Exercise directions:
Each line of the listing below containing the word "cost" should be returned.

Source information:
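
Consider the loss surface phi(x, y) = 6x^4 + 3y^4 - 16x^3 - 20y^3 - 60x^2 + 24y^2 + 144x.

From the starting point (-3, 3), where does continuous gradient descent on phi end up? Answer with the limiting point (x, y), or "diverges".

(-2, 4)

phi is separable, so gradient descent decouples: x follows -∂phi/∂x, y follows -∂phi/∂y.
∂phi/∂x = 24(x - 3)(x - 1)(x + 2); at x=-3 this is -576, so x increases.
∂phi/∂y = 12y(y - 4)(y - 1); at y=3 this is -72, so y increases.
x converges to its nearest critical value -2 (a local min of the x-part); y converges to 4. The iterate converges to (-2, 4).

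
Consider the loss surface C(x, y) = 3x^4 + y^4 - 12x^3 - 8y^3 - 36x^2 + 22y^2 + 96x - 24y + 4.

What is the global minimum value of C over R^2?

C(x,y) separates as P(x) + Q(y) + 4, so its minimum is min P + min Q + 4.
P'(x) = 12(x - 4)(x - 1)(x + 2) vanishes at x ∈ {-2, 1, 4}; Q'(y) = 4(y - 3)(y - 2)(y - 1) vanishes at y ∈ {1, 2, 3}.
Local minima of P (where P''>0): P(-2)=-192, P(4)=-192. Local minima of Q: Q(1)=-9, Q(3)=-9.
So the global minimum of C is P(-2) + Q(1) + 4 = -192 − 9 + 4 = -197, attained at (-2, 1).

-197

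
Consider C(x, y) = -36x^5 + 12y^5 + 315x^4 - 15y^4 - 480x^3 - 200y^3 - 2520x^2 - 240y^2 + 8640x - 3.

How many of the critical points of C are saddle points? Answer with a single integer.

C separates as a function of x plus a function of y, so ∇C=0 decouples.
∂C/∂x = -180(x - 4)(x - 3)(x - 2)(x + 2) = 0 at x ∈ {-2, 2, 3, 4}; ∂C/∂y = 60y(y - 4)(y + 1)(y + 2) = 0 at y ∈ {-2, -1, 0, 4}.
The Hessian is diagonal: diag(C_xx, C_yy). Second derivatives: C_xx(-2)=21600, C_xx(2)=-1440, C_xx(3)=900, C_xx(4)=-2160; C_yy(-2)=-720, C_yy(-1)=300, C_yy(0)=-480, C_yy(4)=7200.
Saddle points occur where the two diagonal entries have opposite signs: (-2, -2), (-2, 0), (2, -1), (2, 4), (3, -2), (3, 0), (4, -1), (4, 4). Count: 8.

8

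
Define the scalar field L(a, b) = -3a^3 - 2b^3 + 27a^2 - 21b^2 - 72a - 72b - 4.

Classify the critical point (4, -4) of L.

The mixed partial ∂²L/∂a∂b is 0, so the Hessian at any point is diag(L_aa, L_bb) = diag(18(-a + 3), -6(2b + 7)).
At (4, -4): H = diag(-18, 6).
The eigenvalues have opposite signs, so H is indefinite: a saddle point.

saddle point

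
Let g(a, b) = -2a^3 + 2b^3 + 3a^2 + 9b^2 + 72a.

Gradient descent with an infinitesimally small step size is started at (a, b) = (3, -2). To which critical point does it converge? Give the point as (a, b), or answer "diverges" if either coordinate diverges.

(-3, 0)

g is separable, so gradient descent decouples: a follows -∂g/∂a, b follows -∂g/∂b.
∂g/∂a = -6(a - 4)(a + 3); at a=3 this is 36, so a decreases.
∂g/∂b = 6b(b + 3); at b=-2 this is -12, so b increases.
a converges to its nearest critical value -3 (a local min of the a-part); b converges to 0. The iterate converges to (-3, 0).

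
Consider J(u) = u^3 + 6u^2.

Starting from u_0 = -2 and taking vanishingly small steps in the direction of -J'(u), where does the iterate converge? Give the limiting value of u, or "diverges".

0

J'(u) = 3u(u + 4), so J'(-2) = -12.
Gradient descent moves in the -J' direction, i.e. u is increasing.
The nearest critical point in that direction is u = 0, where J'' = 12 > 0 (a local minimum). The iterate converges there.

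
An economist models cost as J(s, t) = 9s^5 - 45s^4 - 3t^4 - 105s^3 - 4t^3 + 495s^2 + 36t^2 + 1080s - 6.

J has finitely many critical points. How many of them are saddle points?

6

J separates as a function of s plus a function of t, so ∇J=0 decouples.
∂J/∂s = 45(s - 4)(s - 3)(s + 1)(s + 2) = 0 at s ∈ {-2, -1, 3, 4}; ∂J/∂t = -12t(t - 2)(t + 3) = 0 at t ∈ {-3, 0, 2}.
The Hessian is diagonal: diag(J_ss, J_tt). Second derivatives: J_ss(-2)=-1350, J_ss(-1)=900, J_ss(3)=-900, J_ss(4)=1350; J_tt(-3)=-180, J_tt(0)=72, J_tt(2)=-120.
Saddle points occur where the two diagonal entries have opposite signs: (-2, 0), (-1, -3), (-1, 2), (3, 0), (4, -3), (4, 2). Count: 6.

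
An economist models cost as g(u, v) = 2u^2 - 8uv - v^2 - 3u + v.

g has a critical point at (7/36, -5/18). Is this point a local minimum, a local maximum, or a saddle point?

saddle point

The Hessian of g is constant: H = [[4, -8], [-8, -2]].
det(H) = 4·(-2) − (-8)² = -72.
Since det(H) < 0, H is indefinite and the critical point is a saddle point.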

Task output:
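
An economist models cost as J(s, t) = 9s^5 - 45s^4 - 3t^4 - 105s^3 - 4t^3 + 495s^2 + 36t^2 + 1080s - 6.
An economist models cost as g(u, v) = 2u^2 - 8uv - v^2 - 3u + v.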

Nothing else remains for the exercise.